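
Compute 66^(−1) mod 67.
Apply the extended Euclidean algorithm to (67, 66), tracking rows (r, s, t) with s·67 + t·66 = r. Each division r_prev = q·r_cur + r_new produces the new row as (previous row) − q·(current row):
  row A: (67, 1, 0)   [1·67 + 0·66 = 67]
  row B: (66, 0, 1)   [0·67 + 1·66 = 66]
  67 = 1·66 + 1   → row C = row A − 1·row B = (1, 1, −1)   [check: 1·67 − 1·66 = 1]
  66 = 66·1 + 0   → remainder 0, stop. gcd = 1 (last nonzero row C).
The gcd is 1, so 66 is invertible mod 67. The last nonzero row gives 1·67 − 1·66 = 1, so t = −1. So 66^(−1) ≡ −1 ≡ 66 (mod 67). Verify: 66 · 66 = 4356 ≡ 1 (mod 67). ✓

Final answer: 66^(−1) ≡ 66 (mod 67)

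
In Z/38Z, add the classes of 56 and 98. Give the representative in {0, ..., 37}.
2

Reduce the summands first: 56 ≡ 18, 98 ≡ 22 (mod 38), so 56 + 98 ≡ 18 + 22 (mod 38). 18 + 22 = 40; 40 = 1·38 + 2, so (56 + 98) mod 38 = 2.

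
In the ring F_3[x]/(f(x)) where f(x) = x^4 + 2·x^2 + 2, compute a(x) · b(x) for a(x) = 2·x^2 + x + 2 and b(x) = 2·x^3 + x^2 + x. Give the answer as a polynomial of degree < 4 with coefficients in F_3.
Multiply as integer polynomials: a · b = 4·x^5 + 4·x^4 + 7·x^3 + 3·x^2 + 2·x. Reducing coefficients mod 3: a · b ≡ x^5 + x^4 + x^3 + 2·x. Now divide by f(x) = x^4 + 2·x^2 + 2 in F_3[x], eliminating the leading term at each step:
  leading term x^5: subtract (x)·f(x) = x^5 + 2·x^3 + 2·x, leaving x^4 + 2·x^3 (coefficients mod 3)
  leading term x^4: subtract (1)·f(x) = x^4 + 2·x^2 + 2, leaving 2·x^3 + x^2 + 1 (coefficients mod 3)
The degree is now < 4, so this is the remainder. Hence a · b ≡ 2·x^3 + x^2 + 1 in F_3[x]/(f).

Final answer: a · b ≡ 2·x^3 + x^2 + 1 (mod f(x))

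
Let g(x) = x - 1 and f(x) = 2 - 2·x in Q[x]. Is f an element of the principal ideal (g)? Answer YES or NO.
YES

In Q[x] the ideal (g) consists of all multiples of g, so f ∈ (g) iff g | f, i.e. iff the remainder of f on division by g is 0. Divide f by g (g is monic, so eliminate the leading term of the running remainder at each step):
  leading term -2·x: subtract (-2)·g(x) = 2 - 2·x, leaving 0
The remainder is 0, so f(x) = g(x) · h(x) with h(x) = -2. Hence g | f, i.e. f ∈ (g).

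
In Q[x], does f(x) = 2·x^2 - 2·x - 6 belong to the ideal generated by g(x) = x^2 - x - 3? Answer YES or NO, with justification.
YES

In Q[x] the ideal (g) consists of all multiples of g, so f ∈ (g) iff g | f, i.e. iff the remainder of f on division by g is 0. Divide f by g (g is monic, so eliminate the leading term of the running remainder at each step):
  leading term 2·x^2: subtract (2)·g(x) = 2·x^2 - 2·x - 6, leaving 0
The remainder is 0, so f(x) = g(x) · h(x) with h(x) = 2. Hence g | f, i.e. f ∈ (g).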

§ §

One exact transcript of the whole listing is the expected answer.

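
Compute 66^(−1) mod 67.
Apply the extended Euclidean algorithm to (67, 66), tracking rows (r, s, t) with s·67 + t·66 = r. Each division r_prev = q·r_cur + r_new produces the new row as (previous row) − q·(current row):
  row A: (67, 1, 0)   [1·67 + 0·66 = 67]
  row B: (66, 0, 1)   [0·67 + 1·66 = 66]
  67 = 1·66 + 1   → row C = row A − 1·row B = (1, 1, −1)   [check: 1·67 − 1·66 = 1]
  66 = 66·1 + 0   → remainder 0, stop. gcd = 1 (last nonzero row C).
The gcd is 1, so 66 is invertible mod 67. The last nonzero row gives 1·67 − 1·66 = 1, so t = −1. So 66^(−1) ≡ −1 ≡ 66 (mod 67). Verify: 66 · 66 = 4356 ≡ 1 (mod 67). ✓

Final answer: 66^(−1) ≡ 66 (mod 67)

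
In Z/38Z, add the classes of 56 and 98. Give the representative in {0, ..., 37}.
2

Reduce the summands first: 56 ≡ 18, 98 ≡ 22 (mod 38), so 56 + 98 ≡ 18 + 22 (mod 38). 18 + 22 = 40; 40 = 1·38 + 2, so (56 + 98) mod 38 = 2.

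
In the ring F_3[x]/(f(x)) where f(x) = x^4 + 2·x^2 + 2, compute a(x) · b(x) for a(x) = 2·x^2 + x + 2 and b(x) = 2·x^3 + x^2 + x. Give the answer as a polynomial of degree < 4 with coefficients in F_3.
Multiply as integer polynomials: a · b = 4·x^5 + 4·x^4 + 7·x^3 + 3·x^2 + 2·x. Reducing coefficients mod 3: a · b ≡ x^5 + x^4 + x^3 + 2·x. Now divide by f(x) = x^4 + 2·x^2 + 2 in F_3[x], eliminating the leading term at each step:
  leading term x^5: subtract (x)·f(x) = x^5 + 2·x^3 + 2·x, leaving x^4 + 2·x^3 (coefficients mod 3)
  leading term x^4: subtract (1)·f(x) = x^4 + 2·x^2 + 2, leaving 2·x^3 + x^2 + 1 (coefficients mod 3)
The degree is now < 4, so this is the remainder. Hence a · b ≡ 2·x^3 + x^2 + 1 in F_3[x]/(f).

Final answer: a · b ≡ 2·x^3 + x^2 + 1 (mod f(x))

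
Let g(x) = x - 1 and f(x) = 2 - 2·x in Q[x]. Is f an element of the principal ideal (g)? Answer YES or NO.
YES

In Q[x] the ideal (g) consists of all multiples of g, so f ∈ (g) iff g | f, i.e. iff the remainder of f on division by g is 0. Divide f by g (g is monic, so eliminate the leading term of the running remainder at each step):
  leading term -2·x: subtract (-2)·g(x) = 2 - 2·x, leaving 0
The remainder is 0, so f(x) = g(x) · h(x) with h(x) = -2. Hence g | f, i.e. f ∈ (g).

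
In Q[x], does f(x) = 2·x^2 - 2·x - 6 belong to the ideal generated by g(x) = x^2 - x - 3? Answer YES or NO, with justification.
YES

In Q[x] the ideal (g) consists of all multiples of g, so f ∈ (g) iff g | f, i.e. iff the remainder of f on division by g is 0. Divide f by g (g is monic, so eliminate the leading term of the running remainder at each step):
  leading term 2·x^2: subtract (2)·g(x) = 2·x^2 - 2·x - 6, leaving 0
The remainder is 0, so f(x) = g(x) · h(x) with h(x) = 2. Hence g | f, i.e. f ∈ (g).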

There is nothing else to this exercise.